Copy the lines below exactly. Start at the first and finish with the line containing "Use the external".
═══ THE INPUT
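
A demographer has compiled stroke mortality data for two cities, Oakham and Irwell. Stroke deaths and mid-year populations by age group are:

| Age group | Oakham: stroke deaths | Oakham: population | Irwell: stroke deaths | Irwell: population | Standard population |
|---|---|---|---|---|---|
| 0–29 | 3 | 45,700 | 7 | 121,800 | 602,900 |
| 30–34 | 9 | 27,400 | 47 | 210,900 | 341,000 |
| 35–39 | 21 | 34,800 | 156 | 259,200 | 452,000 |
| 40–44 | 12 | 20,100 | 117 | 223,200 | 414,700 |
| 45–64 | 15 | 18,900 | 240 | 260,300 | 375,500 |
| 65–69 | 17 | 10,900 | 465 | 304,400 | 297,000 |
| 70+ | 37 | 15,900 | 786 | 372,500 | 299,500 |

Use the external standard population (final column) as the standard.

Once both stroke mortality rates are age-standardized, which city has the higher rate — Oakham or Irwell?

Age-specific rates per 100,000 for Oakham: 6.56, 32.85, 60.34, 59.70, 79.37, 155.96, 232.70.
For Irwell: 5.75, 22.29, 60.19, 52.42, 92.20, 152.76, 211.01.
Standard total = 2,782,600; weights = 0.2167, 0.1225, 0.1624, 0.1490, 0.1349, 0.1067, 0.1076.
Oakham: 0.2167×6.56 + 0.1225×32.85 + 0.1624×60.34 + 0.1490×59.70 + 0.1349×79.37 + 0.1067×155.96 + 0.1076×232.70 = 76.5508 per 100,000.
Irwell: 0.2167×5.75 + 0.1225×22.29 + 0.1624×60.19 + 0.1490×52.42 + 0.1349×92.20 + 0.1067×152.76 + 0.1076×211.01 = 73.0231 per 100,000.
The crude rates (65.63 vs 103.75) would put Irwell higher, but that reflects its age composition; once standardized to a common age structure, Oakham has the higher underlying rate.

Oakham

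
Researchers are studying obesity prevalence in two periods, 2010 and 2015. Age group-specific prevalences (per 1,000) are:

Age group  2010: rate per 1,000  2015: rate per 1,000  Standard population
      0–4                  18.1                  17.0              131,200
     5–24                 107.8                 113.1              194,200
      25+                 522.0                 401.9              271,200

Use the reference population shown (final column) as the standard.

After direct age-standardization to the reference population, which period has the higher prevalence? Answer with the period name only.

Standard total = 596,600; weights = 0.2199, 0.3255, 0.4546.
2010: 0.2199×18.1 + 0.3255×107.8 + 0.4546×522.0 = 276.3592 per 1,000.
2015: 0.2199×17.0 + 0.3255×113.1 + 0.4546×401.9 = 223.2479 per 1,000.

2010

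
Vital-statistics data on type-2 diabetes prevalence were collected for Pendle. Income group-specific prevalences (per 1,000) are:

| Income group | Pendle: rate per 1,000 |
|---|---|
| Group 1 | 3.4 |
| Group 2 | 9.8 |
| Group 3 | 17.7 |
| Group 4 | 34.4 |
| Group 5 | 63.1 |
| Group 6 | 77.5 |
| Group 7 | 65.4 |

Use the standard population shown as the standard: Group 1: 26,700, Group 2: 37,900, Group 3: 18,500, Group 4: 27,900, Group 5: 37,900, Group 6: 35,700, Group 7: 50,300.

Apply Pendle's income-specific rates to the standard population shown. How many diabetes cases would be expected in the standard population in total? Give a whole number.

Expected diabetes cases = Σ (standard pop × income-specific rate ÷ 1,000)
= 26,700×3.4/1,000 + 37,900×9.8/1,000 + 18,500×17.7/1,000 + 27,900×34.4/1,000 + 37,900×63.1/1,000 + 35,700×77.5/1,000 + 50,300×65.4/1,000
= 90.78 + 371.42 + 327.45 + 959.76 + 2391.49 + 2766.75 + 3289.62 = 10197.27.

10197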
══════
* **OUTPUT**:
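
A demographer has compiled stroke mortality data for two cities, Oakham and Irwell. Stroke deaths and mid-year populations by age group are:

| Age group | Oakham: stroke deaths | Oakham: population | Irwell: stroke deaths | Irwell: population | Standard population |
|---|---|---|---|---|---|
| 0–29 | 3 | 45,700 | 7 | 121,800 | 602,900 |
| 30–34 | 9 | 27,400 | 47 | 210,900 | 341,000 |
| 35–39 | 21 | 34,800 | 156 | 259,200 | 452,000 |
| 40–44 | 12 | 20,100 | 117 | 223,200 | 414,700 |
| 45–64 | 15 | 18,900 | 240 | 260,300 | 375,500 |
| 65–69 | 17 | 10,900 | 465 | 304,400 | 297,000 |
| 70+ | 37 | 15,900 | 786 | 372,500 | 299,500 |

Use the external standard population (final column) as the standard.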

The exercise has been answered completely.